§ Task item: The data beneath this task has to be reprinted character for character.

══ Stored data

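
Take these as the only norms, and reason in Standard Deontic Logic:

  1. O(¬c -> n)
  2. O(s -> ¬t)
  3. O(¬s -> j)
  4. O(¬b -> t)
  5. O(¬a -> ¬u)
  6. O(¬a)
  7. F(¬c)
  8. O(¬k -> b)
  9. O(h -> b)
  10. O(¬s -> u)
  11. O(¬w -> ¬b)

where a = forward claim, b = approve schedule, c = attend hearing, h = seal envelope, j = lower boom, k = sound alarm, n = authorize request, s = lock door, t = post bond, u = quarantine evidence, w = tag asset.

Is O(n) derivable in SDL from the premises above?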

════

§ Answer space:
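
Take these as the only norms, and reason in Standard Deontic Logic:

  1. O(¬c -> n)
  2. O(s -> ¬t)
  3. O(¬s -> j)
  4. O(¬b -> t)
  5. O(¬a -> ¬u)
  6. O(¬a)
  7. F(¬c)
  8. O(¬k -> b)
  9. O(h -> b)
  10. O(¬s -> u)
  11. O(¬w -> ¬b)

where a = forward claim, b = approve schedule, c = attend hearing, h = seal envelope, j = lower boom, k = sound alarm, n = authorize request, s = lock door, t = post bond, u = quarantine evidence, w = tag asset.

Is O(n) derivable in SDL from the premises above?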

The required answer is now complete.